Content starts

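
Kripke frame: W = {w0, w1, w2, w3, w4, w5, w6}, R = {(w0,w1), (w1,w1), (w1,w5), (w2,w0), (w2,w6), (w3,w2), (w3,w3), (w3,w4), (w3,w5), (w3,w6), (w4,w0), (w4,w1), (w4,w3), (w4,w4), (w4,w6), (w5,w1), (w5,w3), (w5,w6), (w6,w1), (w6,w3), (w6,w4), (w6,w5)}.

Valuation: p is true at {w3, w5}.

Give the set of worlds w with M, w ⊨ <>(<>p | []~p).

{w0, w1, w2, w3, w4, w5, w6}

w0: successors {w1}; <>p | []~p there: w1:T. ✓
w1: successors {w1, w5}; <>p | []~p there: w1:T, w5:T. ✓
w2: successors {w0, w6}; <>p | []~p there: w0:T, w6:T. ✓
w3: successors {w2, w3, w4, w5, w6}; <>p | []~p there: w2:T, w3:T, w4:T, w5:T, w6:T. ✓
w4: successors {w0, w1, w3, w4, w6}; <>p | []~p there: w0:T, w1:T, w3:T, w4:T, w6:T. ✓
w5: successors {w1, w3, w6}; <>p | []~p there: w1:T, w3:T, w6:T. ✓
w6: successors {w1, w3, w4, w5}; <>p | []~p there: w1:T, w3:T, w4:T, w5:T. ✓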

Content ends

Please print the whole of the material verbatim.

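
Kripke frame: W = {w0, w1, w2, w3, w4, w5, w6}, R = {(w0,w1), (w1,w1), (w1,w5), (w2,w0), (w2,w6), (w3,w2), (w3,w3), (w3,w4), (w3,w5), (w3,w6), (w4,w0), (w4,w1), (w4,w3), (w4,w4), (w4,w6), (w5,w1), (w5,w3), (w5,w6), (w6,w1), (w6,w3), (w6,w4), (w6,w5)}.

Valuation: p is true at {w3, w5}.

Give the set of worlds w with M, w ⊨ <>(<>p | []~p).

{w0, w1, w2, w3, w4, w5, w6}

w0: successors {w1}; <>p | []~p there: w1:T. ✓
w1: successors {w1, w5}; <>p | []~p there: w1:T, w5:T. ✓
w2: successors {w0, w6}; <>p | []~p there: w0:T, w6:T. ✓
w3: successors {w2, w3, w4, w5, w6}; <>p | []~p there: w2:T, w3:T, w4:T, w5:T, w6:T. ✓
w4: successors {w0, w1, w3, w4, w6}; <>p | []~p there: w0:T, w1:T, w3:T, w4:T, w6:T. ✓
w5: successors {w1, w3, w6}; <>p | []~p there: w1:T, w3:T, w6:T. ✓
w6: successors {w1, w3, w4, w5}; <>p | []~p there: w1:T, w3:T, w4:T, w5:T. ✓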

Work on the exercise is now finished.